◆ Stored data entries
++++++++++

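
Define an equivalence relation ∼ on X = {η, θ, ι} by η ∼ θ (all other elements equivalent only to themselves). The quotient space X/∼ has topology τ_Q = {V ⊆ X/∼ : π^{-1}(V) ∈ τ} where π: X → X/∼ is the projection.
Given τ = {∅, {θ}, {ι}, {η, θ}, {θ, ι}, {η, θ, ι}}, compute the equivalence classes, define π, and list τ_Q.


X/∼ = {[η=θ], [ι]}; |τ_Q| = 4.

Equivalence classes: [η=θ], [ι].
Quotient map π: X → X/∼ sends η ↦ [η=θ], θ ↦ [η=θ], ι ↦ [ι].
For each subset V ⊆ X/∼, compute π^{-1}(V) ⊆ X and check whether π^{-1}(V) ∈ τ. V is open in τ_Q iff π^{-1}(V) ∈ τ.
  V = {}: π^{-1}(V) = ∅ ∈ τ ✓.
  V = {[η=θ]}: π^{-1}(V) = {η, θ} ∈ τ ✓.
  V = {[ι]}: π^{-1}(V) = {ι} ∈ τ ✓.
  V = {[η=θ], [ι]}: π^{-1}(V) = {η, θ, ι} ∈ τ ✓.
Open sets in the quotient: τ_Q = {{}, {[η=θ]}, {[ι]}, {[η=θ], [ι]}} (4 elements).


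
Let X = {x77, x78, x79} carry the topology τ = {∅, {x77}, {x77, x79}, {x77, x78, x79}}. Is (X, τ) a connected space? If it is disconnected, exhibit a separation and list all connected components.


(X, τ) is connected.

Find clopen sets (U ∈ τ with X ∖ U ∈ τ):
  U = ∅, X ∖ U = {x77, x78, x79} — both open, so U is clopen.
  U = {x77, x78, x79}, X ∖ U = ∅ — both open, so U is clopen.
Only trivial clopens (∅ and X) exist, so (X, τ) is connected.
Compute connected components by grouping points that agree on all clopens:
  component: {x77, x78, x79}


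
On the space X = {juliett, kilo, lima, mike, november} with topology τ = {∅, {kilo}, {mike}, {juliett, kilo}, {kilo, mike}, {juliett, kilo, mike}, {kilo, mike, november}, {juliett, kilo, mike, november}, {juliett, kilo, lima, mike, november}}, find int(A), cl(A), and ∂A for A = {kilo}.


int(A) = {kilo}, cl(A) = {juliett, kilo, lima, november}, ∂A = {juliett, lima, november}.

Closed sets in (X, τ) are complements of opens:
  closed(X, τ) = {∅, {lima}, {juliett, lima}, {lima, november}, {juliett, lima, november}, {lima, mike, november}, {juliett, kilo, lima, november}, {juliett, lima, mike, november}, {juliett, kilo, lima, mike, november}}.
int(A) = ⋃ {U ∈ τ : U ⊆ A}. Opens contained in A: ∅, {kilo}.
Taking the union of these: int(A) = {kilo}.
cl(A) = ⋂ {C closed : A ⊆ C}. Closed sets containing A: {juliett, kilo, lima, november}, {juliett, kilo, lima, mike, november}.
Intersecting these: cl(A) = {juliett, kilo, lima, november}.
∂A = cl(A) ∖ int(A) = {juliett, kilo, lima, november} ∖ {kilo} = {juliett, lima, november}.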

++++++++++

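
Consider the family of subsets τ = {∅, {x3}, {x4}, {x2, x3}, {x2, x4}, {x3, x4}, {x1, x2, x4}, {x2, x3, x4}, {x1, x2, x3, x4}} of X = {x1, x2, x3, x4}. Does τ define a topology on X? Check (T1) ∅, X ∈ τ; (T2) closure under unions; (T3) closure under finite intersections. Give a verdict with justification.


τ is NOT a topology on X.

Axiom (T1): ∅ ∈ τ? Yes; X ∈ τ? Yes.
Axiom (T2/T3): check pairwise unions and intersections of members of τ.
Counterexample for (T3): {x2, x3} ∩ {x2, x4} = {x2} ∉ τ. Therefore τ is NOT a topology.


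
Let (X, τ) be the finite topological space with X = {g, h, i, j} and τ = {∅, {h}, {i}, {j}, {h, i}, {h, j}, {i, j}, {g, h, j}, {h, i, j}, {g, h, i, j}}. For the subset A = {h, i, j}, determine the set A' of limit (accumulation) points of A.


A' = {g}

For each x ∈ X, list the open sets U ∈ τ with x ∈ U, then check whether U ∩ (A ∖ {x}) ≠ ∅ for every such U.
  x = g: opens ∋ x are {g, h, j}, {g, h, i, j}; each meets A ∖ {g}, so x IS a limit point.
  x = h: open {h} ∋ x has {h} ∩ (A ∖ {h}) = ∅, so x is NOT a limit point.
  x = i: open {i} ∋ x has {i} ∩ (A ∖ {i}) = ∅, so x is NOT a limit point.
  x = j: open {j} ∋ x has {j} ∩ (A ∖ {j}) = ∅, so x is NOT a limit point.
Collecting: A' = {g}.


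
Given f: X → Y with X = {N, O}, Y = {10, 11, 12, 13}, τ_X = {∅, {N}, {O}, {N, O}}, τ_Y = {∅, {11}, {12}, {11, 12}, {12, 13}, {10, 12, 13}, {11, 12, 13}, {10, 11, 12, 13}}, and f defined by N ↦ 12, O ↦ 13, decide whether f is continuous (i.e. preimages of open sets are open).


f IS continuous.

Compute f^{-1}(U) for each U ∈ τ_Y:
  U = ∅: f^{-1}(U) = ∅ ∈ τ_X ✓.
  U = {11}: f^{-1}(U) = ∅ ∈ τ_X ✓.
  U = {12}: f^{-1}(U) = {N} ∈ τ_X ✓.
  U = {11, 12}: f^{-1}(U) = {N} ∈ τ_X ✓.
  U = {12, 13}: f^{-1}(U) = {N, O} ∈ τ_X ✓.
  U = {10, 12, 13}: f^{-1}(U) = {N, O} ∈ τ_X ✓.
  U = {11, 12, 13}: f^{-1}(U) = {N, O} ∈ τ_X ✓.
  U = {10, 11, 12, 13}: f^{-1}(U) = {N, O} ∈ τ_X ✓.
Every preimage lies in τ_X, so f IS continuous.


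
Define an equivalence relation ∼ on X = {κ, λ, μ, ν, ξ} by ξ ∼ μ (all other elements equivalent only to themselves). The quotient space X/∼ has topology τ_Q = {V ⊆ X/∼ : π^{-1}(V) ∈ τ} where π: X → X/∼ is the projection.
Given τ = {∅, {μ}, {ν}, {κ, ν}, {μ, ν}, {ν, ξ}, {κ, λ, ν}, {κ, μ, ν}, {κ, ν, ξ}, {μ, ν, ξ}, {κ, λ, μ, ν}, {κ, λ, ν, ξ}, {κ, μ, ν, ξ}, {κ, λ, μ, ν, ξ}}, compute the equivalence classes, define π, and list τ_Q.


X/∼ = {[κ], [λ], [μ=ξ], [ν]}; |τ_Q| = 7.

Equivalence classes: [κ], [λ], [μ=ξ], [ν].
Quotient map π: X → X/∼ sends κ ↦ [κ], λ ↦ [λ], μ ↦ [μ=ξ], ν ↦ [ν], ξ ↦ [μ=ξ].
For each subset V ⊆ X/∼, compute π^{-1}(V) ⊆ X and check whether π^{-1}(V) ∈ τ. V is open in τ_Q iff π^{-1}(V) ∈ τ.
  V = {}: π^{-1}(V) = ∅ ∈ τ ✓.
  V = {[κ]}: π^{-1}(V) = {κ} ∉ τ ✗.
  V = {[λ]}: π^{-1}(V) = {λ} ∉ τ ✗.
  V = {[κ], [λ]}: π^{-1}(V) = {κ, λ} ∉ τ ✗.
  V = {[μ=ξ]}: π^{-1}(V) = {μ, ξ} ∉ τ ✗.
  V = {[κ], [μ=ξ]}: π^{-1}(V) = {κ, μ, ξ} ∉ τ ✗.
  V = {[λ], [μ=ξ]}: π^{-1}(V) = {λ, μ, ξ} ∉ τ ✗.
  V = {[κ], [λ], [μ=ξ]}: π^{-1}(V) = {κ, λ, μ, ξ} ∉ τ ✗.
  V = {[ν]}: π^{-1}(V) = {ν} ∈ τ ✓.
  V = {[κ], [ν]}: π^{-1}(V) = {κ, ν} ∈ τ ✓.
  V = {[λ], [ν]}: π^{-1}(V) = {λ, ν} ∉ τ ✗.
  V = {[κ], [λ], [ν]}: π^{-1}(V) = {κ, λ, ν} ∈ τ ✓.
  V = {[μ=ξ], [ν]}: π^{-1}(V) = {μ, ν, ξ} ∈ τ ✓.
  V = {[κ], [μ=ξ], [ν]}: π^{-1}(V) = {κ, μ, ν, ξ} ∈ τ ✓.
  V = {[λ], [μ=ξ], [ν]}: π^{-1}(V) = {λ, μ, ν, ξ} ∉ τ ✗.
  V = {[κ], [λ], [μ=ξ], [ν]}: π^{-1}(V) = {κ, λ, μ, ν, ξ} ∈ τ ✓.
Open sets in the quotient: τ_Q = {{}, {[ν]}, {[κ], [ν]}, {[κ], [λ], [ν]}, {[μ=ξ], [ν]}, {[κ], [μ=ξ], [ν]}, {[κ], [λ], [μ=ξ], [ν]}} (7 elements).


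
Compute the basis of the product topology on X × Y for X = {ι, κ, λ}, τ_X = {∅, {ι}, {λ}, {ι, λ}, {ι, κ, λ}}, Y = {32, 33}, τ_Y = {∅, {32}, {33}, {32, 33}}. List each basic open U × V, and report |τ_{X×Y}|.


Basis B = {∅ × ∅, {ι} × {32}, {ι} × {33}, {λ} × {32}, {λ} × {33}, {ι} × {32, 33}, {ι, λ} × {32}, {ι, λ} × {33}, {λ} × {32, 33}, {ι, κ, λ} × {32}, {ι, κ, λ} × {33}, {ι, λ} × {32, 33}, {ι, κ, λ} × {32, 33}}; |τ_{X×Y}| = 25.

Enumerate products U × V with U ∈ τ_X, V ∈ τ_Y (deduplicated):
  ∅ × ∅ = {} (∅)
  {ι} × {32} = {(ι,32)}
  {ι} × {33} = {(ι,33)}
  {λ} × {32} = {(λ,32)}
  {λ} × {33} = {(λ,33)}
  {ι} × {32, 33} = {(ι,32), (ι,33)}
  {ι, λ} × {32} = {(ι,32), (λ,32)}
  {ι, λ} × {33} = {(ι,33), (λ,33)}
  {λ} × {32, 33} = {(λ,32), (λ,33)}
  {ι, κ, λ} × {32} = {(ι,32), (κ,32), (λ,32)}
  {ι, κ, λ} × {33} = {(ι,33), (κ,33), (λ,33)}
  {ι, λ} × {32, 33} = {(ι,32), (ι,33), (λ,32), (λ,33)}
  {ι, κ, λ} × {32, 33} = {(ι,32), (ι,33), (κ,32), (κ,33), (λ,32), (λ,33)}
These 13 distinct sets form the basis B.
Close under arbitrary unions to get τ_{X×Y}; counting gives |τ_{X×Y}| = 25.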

++++++++++

◆ WHAT THE TASK ASKS
Give only the number of lines in the data that hold the string "where".

◆ SOLVED EXERCISE
2